━━━ Data ━━━

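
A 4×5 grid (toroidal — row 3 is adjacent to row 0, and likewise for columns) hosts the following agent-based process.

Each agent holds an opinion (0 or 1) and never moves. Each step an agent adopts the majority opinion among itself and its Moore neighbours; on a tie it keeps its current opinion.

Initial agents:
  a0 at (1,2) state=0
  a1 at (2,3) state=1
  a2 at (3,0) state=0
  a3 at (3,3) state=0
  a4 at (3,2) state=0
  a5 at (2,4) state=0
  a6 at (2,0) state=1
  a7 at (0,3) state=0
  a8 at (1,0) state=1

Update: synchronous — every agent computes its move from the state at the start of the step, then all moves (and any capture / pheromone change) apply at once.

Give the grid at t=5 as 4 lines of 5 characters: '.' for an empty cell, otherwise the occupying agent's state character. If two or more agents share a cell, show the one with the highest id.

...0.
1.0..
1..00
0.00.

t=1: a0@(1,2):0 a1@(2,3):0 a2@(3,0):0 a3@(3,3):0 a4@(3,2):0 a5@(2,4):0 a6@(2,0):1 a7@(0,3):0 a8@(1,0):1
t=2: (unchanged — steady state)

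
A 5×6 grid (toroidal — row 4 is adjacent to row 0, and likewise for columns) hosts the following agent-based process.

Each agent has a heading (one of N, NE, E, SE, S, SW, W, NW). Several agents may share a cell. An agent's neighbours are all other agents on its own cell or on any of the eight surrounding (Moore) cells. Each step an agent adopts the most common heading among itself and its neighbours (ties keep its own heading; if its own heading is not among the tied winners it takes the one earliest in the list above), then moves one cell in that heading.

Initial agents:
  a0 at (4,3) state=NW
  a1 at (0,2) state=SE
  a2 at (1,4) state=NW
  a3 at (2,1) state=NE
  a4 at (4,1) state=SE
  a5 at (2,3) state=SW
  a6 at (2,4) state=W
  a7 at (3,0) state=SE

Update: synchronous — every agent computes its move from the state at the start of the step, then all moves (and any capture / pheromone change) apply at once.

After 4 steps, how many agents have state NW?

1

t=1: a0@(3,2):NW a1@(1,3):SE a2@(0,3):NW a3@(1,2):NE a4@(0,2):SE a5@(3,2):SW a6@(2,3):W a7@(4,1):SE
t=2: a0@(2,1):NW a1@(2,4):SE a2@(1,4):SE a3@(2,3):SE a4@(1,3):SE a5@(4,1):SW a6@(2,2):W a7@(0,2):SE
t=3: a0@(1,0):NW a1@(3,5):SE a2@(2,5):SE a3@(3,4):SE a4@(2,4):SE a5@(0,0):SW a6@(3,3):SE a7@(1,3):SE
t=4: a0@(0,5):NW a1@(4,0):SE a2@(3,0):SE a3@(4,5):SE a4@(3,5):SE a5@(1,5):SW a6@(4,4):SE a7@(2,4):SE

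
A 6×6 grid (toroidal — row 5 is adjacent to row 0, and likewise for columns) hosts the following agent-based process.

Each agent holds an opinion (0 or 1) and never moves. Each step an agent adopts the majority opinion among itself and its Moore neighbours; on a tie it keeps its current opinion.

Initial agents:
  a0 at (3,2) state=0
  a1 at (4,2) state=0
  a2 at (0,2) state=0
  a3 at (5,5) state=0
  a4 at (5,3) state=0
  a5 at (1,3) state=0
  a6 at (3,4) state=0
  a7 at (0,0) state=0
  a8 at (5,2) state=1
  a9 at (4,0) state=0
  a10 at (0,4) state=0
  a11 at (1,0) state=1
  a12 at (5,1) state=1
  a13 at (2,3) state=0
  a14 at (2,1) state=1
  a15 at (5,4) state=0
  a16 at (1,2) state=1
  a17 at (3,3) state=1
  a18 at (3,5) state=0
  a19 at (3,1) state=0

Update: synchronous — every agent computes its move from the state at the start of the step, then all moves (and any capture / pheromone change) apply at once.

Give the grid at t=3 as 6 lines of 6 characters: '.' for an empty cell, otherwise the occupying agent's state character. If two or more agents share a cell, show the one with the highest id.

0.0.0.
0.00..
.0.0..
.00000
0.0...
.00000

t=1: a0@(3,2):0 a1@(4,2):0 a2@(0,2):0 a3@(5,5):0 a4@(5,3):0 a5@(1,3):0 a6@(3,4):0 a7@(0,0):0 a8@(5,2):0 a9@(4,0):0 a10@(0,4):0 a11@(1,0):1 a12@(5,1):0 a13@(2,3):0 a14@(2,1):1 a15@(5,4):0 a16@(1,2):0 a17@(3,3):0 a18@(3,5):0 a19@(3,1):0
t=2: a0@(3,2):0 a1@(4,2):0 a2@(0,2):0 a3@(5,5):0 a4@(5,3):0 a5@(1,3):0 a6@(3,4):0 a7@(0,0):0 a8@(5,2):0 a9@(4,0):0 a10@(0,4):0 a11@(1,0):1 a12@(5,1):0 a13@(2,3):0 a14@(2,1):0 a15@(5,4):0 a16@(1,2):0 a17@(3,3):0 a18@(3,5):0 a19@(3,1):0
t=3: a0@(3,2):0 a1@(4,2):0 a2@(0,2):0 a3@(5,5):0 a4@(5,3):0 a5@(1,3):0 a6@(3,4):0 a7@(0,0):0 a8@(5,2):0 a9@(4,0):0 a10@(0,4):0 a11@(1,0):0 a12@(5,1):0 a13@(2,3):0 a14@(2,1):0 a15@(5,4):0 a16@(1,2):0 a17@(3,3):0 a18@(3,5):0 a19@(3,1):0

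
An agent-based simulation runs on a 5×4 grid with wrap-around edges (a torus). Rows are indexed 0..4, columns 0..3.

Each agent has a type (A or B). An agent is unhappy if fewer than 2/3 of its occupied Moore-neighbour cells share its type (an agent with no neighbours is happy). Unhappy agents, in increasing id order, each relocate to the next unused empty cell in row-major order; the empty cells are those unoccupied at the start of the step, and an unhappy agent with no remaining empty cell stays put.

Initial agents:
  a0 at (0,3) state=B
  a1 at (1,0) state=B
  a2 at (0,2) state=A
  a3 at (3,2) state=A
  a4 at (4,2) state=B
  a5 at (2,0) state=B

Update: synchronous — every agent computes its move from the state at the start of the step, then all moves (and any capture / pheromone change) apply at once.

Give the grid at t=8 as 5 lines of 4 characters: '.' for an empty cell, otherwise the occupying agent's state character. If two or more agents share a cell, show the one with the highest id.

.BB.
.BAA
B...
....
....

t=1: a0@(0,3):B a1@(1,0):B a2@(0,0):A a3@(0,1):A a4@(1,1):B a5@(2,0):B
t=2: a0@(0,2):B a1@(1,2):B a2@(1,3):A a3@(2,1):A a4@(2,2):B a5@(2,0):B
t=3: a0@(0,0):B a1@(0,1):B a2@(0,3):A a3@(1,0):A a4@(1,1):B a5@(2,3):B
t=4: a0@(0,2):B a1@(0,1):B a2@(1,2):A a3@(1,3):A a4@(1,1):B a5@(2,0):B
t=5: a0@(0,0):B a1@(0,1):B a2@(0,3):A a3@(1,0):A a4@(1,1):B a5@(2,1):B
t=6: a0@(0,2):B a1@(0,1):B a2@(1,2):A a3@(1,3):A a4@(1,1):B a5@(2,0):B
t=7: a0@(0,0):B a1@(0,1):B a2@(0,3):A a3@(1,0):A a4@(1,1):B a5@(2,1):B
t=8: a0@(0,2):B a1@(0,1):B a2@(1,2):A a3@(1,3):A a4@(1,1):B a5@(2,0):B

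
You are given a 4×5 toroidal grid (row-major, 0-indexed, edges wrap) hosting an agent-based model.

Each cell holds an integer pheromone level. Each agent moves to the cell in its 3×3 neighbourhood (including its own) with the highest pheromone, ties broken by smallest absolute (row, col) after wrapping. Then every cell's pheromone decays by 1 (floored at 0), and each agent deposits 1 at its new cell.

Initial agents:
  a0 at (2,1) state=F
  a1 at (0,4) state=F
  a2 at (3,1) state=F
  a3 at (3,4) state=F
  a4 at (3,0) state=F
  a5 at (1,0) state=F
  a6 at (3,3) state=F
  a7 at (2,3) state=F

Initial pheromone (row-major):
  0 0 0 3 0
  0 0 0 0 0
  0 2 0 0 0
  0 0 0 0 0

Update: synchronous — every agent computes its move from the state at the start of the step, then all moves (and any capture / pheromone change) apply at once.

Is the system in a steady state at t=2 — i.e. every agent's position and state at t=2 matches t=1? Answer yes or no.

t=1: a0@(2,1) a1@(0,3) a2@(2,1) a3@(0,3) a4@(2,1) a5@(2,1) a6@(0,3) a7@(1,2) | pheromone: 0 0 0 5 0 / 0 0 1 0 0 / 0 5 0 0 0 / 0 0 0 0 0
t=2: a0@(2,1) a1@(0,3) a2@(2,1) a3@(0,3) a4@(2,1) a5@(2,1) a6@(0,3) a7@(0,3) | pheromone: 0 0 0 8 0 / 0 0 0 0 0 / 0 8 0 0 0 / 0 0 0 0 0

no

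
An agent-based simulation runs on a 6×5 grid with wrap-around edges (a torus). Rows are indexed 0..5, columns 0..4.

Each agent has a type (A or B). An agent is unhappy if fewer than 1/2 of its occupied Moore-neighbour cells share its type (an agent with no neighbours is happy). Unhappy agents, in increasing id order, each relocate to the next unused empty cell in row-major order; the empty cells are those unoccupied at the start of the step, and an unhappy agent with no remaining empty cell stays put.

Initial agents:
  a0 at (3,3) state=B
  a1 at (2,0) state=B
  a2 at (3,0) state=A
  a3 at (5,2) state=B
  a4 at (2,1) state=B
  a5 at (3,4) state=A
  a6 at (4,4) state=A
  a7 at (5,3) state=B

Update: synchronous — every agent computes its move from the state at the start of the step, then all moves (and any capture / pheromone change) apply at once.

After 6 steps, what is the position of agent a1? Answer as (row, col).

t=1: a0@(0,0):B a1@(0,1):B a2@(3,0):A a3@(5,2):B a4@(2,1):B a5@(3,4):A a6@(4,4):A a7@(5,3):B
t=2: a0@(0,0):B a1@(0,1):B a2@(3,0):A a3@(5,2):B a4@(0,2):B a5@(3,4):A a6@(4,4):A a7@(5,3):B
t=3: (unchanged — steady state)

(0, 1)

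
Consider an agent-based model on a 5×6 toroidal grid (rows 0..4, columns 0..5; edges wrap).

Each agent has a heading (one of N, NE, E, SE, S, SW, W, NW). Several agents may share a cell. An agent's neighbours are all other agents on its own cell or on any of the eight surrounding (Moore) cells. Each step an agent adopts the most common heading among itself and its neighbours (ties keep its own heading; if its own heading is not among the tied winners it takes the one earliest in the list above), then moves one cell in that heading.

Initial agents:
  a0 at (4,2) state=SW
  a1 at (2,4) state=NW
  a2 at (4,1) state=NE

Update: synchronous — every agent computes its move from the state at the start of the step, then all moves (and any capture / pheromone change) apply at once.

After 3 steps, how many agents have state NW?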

━━━
━━━ Data ━━━

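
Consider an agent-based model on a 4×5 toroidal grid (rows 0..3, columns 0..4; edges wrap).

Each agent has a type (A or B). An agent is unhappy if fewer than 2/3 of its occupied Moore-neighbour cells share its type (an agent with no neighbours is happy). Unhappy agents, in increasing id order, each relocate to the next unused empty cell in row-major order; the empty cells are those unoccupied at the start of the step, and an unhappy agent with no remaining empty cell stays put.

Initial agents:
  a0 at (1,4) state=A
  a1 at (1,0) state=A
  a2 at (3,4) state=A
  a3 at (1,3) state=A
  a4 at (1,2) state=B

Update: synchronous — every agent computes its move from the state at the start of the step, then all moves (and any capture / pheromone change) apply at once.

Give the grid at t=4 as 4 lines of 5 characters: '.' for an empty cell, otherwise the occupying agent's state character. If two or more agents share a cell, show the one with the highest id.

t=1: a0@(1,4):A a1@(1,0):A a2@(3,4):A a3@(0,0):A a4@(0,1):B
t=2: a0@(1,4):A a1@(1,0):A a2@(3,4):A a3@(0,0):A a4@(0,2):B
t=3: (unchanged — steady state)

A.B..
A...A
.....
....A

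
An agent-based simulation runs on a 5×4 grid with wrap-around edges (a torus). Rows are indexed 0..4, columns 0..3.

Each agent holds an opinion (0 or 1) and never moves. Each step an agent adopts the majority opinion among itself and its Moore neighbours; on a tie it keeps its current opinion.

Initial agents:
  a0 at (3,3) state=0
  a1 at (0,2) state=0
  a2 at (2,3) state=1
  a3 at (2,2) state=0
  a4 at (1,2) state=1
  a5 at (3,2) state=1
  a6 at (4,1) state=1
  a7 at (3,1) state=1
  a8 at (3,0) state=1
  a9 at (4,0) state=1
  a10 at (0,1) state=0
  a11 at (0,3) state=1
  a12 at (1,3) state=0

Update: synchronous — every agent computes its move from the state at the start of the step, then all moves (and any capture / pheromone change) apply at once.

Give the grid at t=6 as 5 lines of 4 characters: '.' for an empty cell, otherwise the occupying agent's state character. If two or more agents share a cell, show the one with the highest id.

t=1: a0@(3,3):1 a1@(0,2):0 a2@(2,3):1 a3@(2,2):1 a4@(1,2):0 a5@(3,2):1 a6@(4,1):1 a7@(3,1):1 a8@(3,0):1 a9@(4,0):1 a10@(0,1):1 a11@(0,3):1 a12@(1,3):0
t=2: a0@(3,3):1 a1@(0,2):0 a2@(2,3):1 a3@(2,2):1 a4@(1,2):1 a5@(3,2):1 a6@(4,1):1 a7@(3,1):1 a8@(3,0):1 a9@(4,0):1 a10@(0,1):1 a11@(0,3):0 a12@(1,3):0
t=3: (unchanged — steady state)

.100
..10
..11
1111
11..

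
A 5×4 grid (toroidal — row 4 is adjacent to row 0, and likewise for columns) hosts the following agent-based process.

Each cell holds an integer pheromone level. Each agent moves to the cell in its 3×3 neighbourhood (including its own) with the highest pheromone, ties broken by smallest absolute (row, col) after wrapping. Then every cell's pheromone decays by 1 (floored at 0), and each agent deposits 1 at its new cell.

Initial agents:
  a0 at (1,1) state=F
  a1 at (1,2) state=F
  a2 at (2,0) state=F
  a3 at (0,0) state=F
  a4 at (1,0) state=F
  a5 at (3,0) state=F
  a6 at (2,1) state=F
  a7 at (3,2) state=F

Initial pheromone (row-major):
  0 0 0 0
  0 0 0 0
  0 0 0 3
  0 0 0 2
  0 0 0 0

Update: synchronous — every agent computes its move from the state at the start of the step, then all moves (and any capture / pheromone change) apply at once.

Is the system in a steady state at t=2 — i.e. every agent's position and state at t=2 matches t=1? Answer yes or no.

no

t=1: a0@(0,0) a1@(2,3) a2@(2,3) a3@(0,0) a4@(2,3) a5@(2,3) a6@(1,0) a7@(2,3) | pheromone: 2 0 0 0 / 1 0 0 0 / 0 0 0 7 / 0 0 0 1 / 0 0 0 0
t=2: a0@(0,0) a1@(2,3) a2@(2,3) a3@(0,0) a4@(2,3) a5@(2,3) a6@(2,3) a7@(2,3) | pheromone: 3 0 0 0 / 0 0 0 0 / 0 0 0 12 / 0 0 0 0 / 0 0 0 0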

━━━
━━━ Data ━━━

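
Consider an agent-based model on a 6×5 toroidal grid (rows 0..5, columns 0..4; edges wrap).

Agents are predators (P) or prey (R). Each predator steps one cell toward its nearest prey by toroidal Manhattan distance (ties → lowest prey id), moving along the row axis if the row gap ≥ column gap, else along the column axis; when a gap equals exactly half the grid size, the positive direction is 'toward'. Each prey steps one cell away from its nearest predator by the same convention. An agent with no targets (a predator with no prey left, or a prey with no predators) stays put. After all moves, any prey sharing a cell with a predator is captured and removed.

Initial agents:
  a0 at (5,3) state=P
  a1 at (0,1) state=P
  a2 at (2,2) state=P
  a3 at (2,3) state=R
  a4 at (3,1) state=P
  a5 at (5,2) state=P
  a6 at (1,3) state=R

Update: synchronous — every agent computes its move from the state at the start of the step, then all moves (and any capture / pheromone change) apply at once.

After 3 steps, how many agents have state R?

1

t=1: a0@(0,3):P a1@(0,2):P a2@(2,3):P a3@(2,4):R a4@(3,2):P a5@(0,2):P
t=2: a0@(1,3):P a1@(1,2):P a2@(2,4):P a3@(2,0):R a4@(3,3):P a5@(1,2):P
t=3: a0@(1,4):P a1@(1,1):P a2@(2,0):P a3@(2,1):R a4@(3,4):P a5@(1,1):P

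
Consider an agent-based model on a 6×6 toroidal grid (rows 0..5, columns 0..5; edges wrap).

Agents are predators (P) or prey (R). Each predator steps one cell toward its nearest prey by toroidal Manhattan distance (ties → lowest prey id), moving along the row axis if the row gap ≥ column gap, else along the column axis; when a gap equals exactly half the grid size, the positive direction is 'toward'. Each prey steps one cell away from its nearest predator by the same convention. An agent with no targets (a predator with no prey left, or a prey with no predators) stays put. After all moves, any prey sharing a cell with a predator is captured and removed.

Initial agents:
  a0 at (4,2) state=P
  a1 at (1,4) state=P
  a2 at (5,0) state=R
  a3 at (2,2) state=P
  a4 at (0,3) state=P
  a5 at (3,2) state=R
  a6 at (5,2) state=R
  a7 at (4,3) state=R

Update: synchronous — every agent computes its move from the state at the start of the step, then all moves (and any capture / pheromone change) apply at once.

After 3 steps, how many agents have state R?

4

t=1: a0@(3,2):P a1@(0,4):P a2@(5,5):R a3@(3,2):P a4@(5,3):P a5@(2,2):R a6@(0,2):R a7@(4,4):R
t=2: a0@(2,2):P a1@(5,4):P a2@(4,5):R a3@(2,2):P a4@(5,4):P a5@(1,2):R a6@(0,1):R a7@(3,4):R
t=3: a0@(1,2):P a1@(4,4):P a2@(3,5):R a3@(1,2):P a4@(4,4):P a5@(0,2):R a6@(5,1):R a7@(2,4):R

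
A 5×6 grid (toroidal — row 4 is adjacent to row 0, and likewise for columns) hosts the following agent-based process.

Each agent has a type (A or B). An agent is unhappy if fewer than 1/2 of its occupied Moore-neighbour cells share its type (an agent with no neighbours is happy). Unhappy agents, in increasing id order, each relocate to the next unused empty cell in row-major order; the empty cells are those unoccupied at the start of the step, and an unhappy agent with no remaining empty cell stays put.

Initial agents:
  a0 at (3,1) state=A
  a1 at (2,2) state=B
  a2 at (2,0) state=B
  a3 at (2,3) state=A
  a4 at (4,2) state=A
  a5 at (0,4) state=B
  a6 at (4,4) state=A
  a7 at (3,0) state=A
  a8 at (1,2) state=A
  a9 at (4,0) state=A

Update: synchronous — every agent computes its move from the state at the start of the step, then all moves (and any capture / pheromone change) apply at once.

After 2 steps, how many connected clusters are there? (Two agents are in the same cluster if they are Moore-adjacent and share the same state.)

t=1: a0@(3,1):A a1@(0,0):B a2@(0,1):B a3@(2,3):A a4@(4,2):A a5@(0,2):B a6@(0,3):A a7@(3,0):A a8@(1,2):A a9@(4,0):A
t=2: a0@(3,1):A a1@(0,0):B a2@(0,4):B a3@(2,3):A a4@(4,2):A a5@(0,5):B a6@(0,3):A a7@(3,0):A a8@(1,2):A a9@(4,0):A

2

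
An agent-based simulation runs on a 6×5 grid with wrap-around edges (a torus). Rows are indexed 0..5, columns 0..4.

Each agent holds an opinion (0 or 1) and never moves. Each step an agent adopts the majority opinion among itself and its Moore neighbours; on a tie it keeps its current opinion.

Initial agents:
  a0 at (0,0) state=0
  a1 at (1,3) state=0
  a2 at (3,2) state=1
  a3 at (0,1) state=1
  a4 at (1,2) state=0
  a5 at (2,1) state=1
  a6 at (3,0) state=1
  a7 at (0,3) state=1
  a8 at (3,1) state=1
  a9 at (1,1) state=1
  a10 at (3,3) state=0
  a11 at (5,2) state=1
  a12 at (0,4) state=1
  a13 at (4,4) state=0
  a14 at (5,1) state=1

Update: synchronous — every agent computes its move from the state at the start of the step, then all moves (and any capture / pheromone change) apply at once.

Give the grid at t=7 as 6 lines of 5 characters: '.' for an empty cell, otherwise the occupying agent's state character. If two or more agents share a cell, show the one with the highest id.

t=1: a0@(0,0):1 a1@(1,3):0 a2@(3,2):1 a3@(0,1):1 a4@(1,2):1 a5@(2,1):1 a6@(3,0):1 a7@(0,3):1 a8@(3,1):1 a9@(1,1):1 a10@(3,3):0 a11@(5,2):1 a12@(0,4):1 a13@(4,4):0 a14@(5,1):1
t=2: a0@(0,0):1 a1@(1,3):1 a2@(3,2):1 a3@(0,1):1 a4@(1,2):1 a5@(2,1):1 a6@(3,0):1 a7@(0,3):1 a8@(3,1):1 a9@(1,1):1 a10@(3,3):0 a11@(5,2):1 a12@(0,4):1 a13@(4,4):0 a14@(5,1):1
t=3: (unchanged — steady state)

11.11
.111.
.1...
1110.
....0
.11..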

━━━

### Problem to work on:
Every line above from the line with "a0 at (4,2) state=SW" to the line with "After 3 steps, how many agents have state NW?", inclusive, must be returned exactly; no other line belongs in the reply.

### Answer space:
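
  a0 at (4,2) state=SW
  a1 at (2,4) state=NW
  a2 at (4,1) state=NE

Update: synchronous — every agent computes its move from the state at the start of the step, then all moves (and any capture / pheromone change) apply at once.

After 3 steps, how many agents have state NW?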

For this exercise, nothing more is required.